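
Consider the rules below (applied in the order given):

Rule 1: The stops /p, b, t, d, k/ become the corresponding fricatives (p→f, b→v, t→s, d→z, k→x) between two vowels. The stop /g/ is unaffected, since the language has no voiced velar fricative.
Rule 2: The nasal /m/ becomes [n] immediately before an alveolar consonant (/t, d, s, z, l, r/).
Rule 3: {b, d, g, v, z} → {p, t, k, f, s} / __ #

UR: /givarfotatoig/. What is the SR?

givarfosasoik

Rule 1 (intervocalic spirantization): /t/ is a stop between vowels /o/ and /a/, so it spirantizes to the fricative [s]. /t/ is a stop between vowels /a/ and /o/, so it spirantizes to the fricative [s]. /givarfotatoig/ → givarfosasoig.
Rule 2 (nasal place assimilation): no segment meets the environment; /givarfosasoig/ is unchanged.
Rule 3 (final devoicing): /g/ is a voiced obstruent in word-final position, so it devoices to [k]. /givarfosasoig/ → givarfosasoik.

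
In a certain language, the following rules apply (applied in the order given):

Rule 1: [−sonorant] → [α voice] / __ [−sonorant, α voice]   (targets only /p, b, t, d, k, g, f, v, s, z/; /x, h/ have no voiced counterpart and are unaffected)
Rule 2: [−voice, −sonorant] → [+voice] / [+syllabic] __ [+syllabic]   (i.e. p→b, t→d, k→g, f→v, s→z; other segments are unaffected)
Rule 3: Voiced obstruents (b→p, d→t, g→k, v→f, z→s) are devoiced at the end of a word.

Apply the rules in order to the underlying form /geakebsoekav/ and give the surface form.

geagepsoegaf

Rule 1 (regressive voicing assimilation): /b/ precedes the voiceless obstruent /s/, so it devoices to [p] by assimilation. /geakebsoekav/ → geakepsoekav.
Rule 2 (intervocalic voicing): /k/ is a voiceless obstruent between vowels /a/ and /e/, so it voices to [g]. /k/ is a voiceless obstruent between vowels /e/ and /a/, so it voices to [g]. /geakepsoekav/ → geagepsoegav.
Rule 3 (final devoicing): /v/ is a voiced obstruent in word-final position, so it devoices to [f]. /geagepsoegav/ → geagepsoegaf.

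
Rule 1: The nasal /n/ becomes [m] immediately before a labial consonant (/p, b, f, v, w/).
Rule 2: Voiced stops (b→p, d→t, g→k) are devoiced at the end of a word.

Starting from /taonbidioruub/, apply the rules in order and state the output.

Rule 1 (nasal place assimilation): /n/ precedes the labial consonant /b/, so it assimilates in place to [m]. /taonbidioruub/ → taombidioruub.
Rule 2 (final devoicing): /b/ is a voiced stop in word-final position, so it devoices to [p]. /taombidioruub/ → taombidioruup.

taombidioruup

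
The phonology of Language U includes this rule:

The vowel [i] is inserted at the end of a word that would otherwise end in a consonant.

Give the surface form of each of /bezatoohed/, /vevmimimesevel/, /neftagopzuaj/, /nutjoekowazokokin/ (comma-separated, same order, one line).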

■ ■ ■ ■ ■ ■ ■

**Activity**
Exact copies of all the records are to be printed.

**Solution to the exercise**
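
Consider the rules below (applied in the order given):

Rule 1: The stops /p, b, t, d, k/ become the corresponding fricatives (p→f, b→v, t→s, d→z, k→x) between two vowels. The stop /g/ is unaffected, since the language has no voiced velar fricative.
Rule 2: The nasal /m/ becomes [n] immediately before an alveolar consonant (/t, d, s, z, l, r/).
Rule 3: {b, d, g, v, z} → {p, t, k, f, s} / __ #

UR: /givarfotatoig/. What is the SR?

givarfosasoik

Rule 1 (intervocalic spirantization): /t/ is a stop between vowels /o/ and /a/, so it spirantizes to the fricative [s]. /t/ is a stop between vowels /a/ and /o/, so it spirantizes to the fricative [s]. /givarfotatoig/ → givarfosasoig.
Rule 2 (nasal place assimilation): no segment meets the environment; /givarfosasoig/ is unchanged.
Rule 3 (final devoicing): /g/ is a voiced obstruent in word-final position, so it devoices to [k]. /givarfosasoig/ → givarfosasoik.

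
In a certain language, the following rules apply (applied in the order given):

Rule 1: [−sonorant] → [α voice] / __ [−sonorant, α voice]   (targets only /p, b, t, d, k, g, f, v, s, z/; /x, h/ have no voiced counterpart and are unaffected)
Rule 2: [−voice, −sonorant] → [+voice] / [+syllabic] __ [+syllabic]   (i.e. p→b, t→d, k→g, f→v, s→z; other segments are unaffected)
Rule 3: Voiced obstruents (b→p, d→t, g→k, v→f, z→s) are devoiced at the end of a word.

Apply the rules in order to the underlying form /geakebsoekav/ and give the surface form.

geagepsoegaf

Rule 1 (regressive voicing assimilation): /b/ precedes the voiceless obstruent /s/, so it devoices to [p] by assimilation. /geakebsoekav/ → geakepsoekav.
Rule 2 (intervocalic voicing): /k/ is a voiceless obstruent between vowels /a/ and /e/, so it voices to [g]. /k/ is a voiceless obstruent between vowels /e/ and /a/, so it voices to [g]. /geakepsoekav/ → geagepsoegav.
Rule 3 (final devoicing): /v/ is a voiced obstruent in word-final position, so it devoices to [f]. /geagepsoegav/ → geagepsoegaf.

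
Rule 1: The nasal /n/ becomes [m] immediately before a labial consonant (/p, b, f, v, w/).
Rule 2: Voiced stops (b→p, d→t, g→k) are devoiced at the end of a word.

Starting from /taonbidioruub/, apply the rules in order and state the output.

Rule 1 (nasal place assimilation): /n/ precedes the labial consonant /b/, so it assimilates in place to [m]. /taonbidioruub/ → taombidioruub.
Rule 2 (final devoicing): /b/ is a voiced stop in word-final position, so it devoices to [p]. /taombidioruub/ → taombidioruup.

taombidioruup

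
The phonology of Language U includes this rule:

The vowel [i] is inserted at the end of a word that would otherwise end in a consonant.

Give the surface form of each of /bezatoohed/, /vevmimimesevel/, /neftagopzuaj/, /nutjoekowazokokin/ (comma-separated, same order, one line).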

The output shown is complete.